Try it: What is the number of lines below that include the string "Descriptor"? Provide that number alone.

#### Task inputs ####

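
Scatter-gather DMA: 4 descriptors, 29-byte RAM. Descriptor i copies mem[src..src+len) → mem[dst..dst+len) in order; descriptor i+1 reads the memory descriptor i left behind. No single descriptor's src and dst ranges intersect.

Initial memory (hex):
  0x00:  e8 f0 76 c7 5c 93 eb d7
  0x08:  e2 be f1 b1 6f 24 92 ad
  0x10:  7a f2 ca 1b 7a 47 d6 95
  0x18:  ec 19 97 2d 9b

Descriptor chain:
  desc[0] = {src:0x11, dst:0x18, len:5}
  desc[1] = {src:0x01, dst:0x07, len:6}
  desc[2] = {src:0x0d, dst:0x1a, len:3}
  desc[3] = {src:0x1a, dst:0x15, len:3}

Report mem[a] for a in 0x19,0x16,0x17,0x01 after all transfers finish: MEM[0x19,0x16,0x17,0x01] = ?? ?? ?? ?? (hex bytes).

MEM[0x19,0x16,0x17,0x01] = ca 92 ad f0

[0] 0x11->0x18 len=5 : f2 ca 1b 7a 47
[1] 0x01->0x07 len=6 : f0 76 c7 5c 93 eb
[2] 0x0d->0x1a len=3 : 24 92 ad
[3] 0x1a->0x15 len=3 : 24 92 ad
query mem[0x19]=0xca, mem[0x16]=0x92, mem[0x17]=0xad, mem[0x01]=0xf0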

####

Response area: 2